::: Extracted information :::

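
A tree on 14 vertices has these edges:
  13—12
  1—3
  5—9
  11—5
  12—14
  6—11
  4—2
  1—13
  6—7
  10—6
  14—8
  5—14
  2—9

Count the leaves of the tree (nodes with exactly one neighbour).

5

The leaves are 3, 4, 7, 8, 10.
That is 5 leaves.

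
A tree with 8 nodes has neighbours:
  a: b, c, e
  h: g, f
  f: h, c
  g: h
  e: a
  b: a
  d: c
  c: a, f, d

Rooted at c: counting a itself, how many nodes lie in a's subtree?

3

Descendants of a (including itself): a, b, e. That's 3.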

:::

A word-for-word copy of all the material is the required answer.

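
A tree on 14 vertices has these edges:
  13—12
  1—3
  5—9
  11—5
  12—14
  6—11
  4—2
  1—13
  6—7
  10—6
  14—8
  5—14
  2—9

Count the leaves of the tree (nodes with exactly one neighbour).

5

The leaves are 3, 4, 7, 8, 10.
That is 5 leaves.

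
A tree with 8 nodes has neighbours:
  a: b, c, e
  h: g, f
  f: h, c
  g: h
  e: a
  b: a
  d: c
  c: a, f, d

Rooted at c: counting a itself, how many nodes lie in a's subtree?

3

Descendants of a (including itself): a, b, e. That's 3.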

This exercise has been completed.